### [INSTRUCTIONS FOR THE TASK]
Read the material below. Count the lines containing "relevant" and give that count alone.

### [RECORDS TO PROCESS]
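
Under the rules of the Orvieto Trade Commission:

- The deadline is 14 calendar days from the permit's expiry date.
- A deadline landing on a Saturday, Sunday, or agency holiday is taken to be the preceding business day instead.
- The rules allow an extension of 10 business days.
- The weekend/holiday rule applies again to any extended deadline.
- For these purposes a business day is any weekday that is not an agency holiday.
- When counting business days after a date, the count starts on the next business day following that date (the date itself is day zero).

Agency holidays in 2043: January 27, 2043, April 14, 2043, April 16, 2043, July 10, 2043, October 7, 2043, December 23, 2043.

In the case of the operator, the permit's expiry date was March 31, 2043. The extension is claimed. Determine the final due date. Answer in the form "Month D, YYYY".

Trigger date March 31, 2043 + 14 calendar days = April 14, 2043.
Because April 14, 2043 is a listed holiday, the deadline becomes April 13, 2043 (Monday).
Counting 10 further business days from April 13, 2043 reaches April 29, 2043.
April 29, 2043 falls on a Wednesday, which is a business day, so no adjustment is needed.
The final due date is April 29, 2043.

April 29, 2043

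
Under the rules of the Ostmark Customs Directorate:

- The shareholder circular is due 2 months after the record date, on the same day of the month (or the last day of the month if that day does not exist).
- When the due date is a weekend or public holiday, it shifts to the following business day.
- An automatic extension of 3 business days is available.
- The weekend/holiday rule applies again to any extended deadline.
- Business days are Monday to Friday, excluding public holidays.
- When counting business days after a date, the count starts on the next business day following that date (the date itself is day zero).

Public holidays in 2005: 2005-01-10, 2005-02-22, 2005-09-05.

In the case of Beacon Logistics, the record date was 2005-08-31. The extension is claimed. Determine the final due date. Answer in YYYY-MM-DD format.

2005-11-03

2 months after 2005-08-31, on the same day of the month, is 2005-10-31.
Since 2005-10-31 is a Monday and not a holiday, the date is unchanged.
The 3-business-day extension runs from 2005-10-31 to 2005-11-03.
2005-11-03 falls on a Thursday, which is a business day, so no adjustment is needed.
Final deadline: 2005-11-03.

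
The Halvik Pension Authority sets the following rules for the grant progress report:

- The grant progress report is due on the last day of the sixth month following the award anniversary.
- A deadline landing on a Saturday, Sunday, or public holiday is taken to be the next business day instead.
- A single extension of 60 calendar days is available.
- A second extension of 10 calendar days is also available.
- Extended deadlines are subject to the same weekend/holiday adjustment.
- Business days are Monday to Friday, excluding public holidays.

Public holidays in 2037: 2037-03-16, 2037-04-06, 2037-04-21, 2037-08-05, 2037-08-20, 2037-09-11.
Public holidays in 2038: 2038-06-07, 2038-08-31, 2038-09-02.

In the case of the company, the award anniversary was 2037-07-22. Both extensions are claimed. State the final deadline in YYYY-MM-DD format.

2038-04-12

6 months after 2037-07-22 falls in January 2038; the last day of that month is 2038-01-31.
Because 2038-01-31 is a Sunday, the deadline becomes 2038-02-01 (Monday).
Applying the 60-calendar-day extension: 2038-02-01 + 60 days = 2038-04-02.
Since 2038-04-02 is a Friday and not a holiday, the date is unchanged.
The 10-calendar-day extension moves the deadline from 2038-04-02 to 2038-04-12.
2038-04-12 falls on a Monday, which is a business day, so no adjustment is needed.
The final due date is 2038-04-12.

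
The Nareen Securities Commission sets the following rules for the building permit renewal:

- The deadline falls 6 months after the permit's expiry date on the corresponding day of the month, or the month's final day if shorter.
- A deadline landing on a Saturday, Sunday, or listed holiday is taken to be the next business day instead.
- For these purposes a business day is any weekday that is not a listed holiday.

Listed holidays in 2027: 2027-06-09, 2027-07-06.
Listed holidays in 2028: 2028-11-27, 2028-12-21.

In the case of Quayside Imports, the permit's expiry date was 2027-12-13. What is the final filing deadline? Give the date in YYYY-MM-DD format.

2028-06-13

6 months after 2027-12-13, on the same day of the month, is 2028-06-13.
2028-06-13 falls on a Tuesday, which is a business day, so no adjustment is needed.
The final due date is 2028-06-13.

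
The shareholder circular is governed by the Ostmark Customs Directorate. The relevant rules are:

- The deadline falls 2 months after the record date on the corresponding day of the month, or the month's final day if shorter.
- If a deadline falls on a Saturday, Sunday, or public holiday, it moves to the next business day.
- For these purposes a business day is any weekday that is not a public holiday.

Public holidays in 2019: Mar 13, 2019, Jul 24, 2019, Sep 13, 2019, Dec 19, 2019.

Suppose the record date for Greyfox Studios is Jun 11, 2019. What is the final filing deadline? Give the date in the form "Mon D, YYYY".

Aug 12, 2019

2 months from Jun 11, 2019 is Aug 11, 2019.
Aug 11, 2019 is a Sunday, so it moves to the next business day, Aug 12, 2019 (Monday).
Final deadline: Aug 12, 2019.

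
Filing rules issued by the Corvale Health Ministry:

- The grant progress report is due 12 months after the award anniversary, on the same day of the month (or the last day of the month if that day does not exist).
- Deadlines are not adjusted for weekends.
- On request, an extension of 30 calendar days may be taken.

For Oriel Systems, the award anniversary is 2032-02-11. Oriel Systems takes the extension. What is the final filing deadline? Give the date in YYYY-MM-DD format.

2033-03-13

12 months from 2032-02-11 is 2033-02-11.
2033-02-11 falls on a Friday. The rules make no weekend/holiday allowance, so it remains 2033-02-11.
Applying the 30-calendar-day extension: 2033-02-11 + 30 days = 2033-03-13.
2033-03-13 falls on a Sunday. The rules make no weekend/holiday allowance, so it remains 2033-03-13.
So the filing is due 2033-03-13.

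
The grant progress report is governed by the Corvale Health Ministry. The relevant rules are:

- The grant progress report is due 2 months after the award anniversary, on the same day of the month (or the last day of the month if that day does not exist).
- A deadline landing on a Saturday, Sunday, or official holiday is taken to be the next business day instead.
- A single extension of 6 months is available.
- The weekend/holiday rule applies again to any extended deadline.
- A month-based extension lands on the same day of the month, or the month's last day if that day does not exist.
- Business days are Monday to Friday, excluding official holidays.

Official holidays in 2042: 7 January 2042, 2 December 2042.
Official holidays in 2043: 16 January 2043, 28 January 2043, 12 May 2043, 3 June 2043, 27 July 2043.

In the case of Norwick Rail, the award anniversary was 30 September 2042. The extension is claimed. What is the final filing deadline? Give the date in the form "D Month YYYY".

Moving 2 months forward from 30 September 2042 on the corresponding day gives 30 November 2042.
30 November 2042 is a Sunday, so it moves to the next business day, 1 December 2042 (Monday).
Add 6 months to 1 December 2042: 1 June 2043.
1 June 2043 falls on a Monday, which is a business day, so no adjustment is needed.
Final deadline: 1 June 2043.

1 June 2043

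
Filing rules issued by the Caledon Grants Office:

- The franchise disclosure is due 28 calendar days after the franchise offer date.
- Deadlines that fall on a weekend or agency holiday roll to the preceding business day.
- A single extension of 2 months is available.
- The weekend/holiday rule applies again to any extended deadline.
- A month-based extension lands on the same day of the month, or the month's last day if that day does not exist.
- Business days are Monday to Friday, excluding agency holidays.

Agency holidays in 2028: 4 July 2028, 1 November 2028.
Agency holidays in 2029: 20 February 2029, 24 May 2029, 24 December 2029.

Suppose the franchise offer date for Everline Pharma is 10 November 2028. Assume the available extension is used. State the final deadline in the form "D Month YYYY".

28 calendar days after 10 November 2028 is 8 December 2028.
8 December 2028 is a Friday and not a listed holiday, so it stands.
Applying the 2 months extension: 2 months after 8 December 2028 is 8 February 2029.
8 February 2029 (Thursday) is already a business day.
The final due date is 8 February 2029.

8 February 2029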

### [EXERCISE SOLUTION]
2